**Exercise directions**. Each line of the data below holding the word "robotic" must be copied.

**Data for this exercise**.
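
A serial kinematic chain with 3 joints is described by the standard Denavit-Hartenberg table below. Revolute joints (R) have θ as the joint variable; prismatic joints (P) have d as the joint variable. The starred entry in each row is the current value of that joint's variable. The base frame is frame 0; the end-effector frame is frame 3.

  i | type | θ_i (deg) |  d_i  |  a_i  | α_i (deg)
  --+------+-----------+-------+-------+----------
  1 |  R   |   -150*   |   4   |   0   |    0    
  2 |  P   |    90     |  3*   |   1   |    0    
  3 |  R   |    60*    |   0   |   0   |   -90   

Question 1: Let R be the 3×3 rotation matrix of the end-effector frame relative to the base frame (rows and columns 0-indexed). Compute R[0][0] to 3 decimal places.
End-effector x-axis (col 0 of R) = (1.0000,-0.0000,0.0000)
R[0][0] = 1.0000

1.000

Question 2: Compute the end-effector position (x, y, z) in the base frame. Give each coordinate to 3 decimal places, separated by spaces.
after link 1: o_1 = (0.0000, 0.0000, 4.0000)
after link 2: o_2 = (0.5000, -0.8660, 7.0000)
after link 3: o_3 = (0.5000, -0.8660, 7.0000)

0.500 -0.866 7.000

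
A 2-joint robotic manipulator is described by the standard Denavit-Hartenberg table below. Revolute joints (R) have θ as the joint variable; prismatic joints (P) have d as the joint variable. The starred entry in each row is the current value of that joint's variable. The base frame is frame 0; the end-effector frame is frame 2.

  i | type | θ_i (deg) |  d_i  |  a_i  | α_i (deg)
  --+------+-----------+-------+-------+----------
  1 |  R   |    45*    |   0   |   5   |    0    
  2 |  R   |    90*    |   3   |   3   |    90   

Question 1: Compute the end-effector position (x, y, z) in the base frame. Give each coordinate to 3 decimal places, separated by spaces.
after link 1: o_1 = (3.5355, 3.5355, 0.0000)
after link 2: o_2 = (1.4142, 5.6569, 3.0000)

1.414 5.657 3.000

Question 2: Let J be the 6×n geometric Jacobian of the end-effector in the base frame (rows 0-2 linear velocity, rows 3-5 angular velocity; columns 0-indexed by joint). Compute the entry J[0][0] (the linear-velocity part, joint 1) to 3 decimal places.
axis z_0 = ẑ; lever o_n−o_0 = (1.4142,5.6569,3.0000)
cross product → J_v[:, 0] = (-5.6569,1.4142,0.0000)
J_ω[:, 0] = z_0
entry J[0][0] = -5.6569

-5.657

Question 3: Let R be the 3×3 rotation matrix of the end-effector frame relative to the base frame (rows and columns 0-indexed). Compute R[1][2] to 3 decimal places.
End-effector z-axis (col 2 of R) = (0.7071,0.7071,0.0000)
R[1][2] = 0.7071

0.707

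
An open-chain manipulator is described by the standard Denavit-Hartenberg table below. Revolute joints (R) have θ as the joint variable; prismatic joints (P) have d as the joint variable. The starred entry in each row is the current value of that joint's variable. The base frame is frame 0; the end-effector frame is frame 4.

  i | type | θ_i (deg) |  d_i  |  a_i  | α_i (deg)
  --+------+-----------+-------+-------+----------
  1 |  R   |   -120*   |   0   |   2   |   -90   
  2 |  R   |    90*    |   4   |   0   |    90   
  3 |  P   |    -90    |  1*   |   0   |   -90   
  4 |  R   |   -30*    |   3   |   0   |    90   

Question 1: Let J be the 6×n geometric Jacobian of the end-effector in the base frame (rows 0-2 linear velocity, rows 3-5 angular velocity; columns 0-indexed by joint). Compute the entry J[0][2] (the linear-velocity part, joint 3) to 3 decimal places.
-0.500

prismatic axis z_2 = (-0.5000,-0.8660,0.0000)
J_v[:, 2] = z_2; J_ω[:, 2] = (0,0,0)
entry J[0][2] = -0.5000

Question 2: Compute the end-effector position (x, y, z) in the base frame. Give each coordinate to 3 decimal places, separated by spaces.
after link 1: o_1 = (-1.0000, -1.7321, 0.0000)
after link 2: o_2 = (2.4641, -3.7321, 0.0000)
after link 3: o_3 = (1.9641, -4.5981, 0.0000)
after link 4: o_4 = (1.9641, -4.5981, -3.0000)

1.964 -4.598 -3.000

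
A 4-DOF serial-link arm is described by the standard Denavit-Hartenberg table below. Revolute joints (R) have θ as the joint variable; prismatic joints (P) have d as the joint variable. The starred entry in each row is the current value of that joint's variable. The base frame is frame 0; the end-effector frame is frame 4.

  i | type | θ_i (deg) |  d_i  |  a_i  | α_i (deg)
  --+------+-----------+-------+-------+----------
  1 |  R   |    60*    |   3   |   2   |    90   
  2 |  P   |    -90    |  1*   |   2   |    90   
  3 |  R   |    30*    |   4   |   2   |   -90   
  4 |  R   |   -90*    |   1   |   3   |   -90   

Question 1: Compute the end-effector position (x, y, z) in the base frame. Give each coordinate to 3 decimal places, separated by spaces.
after link 1: o_1 = (1.0000, 1.7321, 3.0000)
after link 2: o_2 = (1.8660, 1.2321, 1.0000)
after link 3: o_3 = (0.7321, -2.7321, -0.7321)
after link 4: o_4 = (-0.0179, -5.7631, -0.2321)

-0.018 -5.763 -0.232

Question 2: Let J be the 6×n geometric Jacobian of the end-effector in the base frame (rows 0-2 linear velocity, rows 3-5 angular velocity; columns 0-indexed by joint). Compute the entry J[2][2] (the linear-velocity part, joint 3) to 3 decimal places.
axis z_2 = (-0.5000,-0.8660,-0.0000); lever o_n−o_2 = (-1.8840,-6.9952,-1.2321)
cross product → J_v[:, 2] = (1.0670,-0.6160,1.8660)
J_ω[:, 2] = z_2
entry J[2][2] = 1.8660

1.866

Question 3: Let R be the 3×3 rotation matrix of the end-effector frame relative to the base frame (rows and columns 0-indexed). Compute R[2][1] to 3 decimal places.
End-effector y-axis (col 1 of R) = (-0.7500,0.4330,-0.5000)
R[2][1] = -0.5000

-0.500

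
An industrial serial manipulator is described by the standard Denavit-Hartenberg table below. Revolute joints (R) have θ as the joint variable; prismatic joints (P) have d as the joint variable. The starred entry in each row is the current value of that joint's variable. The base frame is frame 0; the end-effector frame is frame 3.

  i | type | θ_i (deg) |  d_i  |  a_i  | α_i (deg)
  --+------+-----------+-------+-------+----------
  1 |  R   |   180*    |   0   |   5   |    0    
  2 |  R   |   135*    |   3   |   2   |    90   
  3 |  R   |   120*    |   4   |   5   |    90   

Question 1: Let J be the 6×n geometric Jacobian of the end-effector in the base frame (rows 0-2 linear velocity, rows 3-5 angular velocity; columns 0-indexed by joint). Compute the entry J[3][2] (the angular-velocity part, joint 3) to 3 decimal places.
-0.707

axis z_2 = (-0.7071,-0.7071,0.0000); lever o_n−o_2 = (-4.5962,-1.0607,4.3301)
cross product → J_v[:, 2] = (-3.0619,3.0619,-2.5000)
J_ω[:, 2] = z_2
entry J[3][2] = -0.7071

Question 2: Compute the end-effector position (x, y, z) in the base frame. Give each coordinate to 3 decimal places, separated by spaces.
after link 1: o_1 = (-5.0000, 0.0000, 0.0000)
after link 2: o_2 = (-3.5858, -1.4142, 3.0000)
after link 3: o_3 = (-8.1820, -2.4749, 7.3301)

-8.182 -2.475 7.330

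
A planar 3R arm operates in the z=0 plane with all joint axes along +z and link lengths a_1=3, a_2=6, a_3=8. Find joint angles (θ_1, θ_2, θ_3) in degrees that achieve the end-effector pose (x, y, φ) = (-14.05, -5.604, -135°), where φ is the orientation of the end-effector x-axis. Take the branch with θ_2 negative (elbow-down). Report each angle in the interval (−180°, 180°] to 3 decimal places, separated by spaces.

-149.987 -45.018 60.005

wrist centre = target − a_3·(cos φ, sin φ) = (-8.3931, 0.0529)
cos θ_2 = (70.4477−3²−6²)/(2·3·6) = 0.7069; θ_2 = -45.0184° (elbow-down)
β = atan2(0.0529,-8.3931) = 179.6392°; ψ = atan2(-4.2440,7.2413) = -30.3739°
θ_1 = β − ψ = 210.0131°
θ_3 = φ − θ_1 − θ_2 = 60.0053° (wrapped to (-180°,180°])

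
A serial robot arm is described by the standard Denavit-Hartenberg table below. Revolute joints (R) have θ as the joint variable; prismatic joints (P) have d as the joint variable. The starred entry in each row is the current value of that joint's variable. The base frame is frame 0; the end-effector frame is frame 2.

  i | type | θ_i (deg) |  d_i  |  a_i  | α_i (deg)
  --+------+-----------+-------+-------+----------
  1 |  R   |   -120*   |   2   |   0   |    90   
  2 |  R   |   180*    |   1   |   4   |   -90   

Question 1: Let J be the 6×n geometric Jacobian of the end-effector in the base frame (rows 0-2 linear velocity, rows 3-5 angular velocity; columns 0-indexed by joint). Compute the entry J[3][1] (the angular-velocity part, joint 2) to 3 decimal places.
axis z_1 = (-0.8660,0.5000,0.0000); lever o_n−o_1 = (1.1340,3.9641,0.0000)
cross product → J_v[:, 1] = (-0.0000,0.0000,-4.0000)
J_ω[:, 1] = z_1
entry J[3][1] = -0.8660

-0.866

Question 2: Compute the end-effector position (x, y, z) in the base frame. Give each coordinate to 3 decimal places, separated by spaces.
after link 1: o_1 = (0.0000, 0.0000, 2.0000)
after link 2: o_2 = (1.1340, 3.9641, 2.0000)

1.134 3.964 2.000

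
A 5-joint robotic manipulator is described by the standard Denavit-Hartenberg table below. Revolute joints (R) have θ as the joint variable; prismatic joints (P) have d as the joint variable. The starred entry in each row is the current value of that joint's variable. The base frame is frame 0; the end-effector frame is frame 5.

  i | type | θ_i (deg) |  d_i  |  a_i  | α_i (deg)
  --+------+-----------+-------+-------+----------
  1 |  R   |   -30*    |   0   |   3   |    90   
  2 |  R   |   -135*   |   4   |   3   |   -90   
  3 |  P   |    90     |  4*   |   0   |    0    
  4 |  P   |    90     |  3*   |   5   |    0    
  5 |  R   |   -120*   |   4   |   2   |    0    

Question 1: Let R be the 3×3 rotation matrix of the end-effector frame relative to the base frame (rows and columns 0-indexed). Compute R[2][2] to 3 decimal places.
End-effector z-axis (col 2 of R) = (0.6124,-0.3536,-0.7071)
R[2][2] = -0.7071

-0.707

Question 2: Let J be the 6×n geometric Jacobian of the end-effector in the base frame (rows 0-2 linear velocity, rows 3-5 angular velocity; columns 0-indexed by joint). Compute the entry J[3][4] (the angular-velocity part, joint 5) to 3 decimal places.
axis z_4 = (0.6124,-0.3536,-0.7071); lever o_n−o_4 = (2.7031,0.4393,-3.5355)
cross product → J_v[:, 4] = (1.5607,0.2537,1.2247)
J_ω[:, 4] = z_4
entry J[3][4] = 0.6124

0.612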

**Your response**.
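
A 2-joint robotic manipulator is described by the standard Denavit-Hartenberg table below. Revolute joints (R) have θ as the joint variable; prismatic joints (P) have d as the joint variable. The starred entry in each row is the current value of that joint's variable. The base frame is frame 0; the end-effector frame is frame 2.
A 5-joint robotic manipulator is described by the standard Denavit-Hartenberg table below. Revolute joints (R) have θ as the joint variable; prismatic joints (P) have d as the joint variable. The starred entry in each row is the current value of that joint's variable. The base frame is frame 0; the end-effector frame is frame 5.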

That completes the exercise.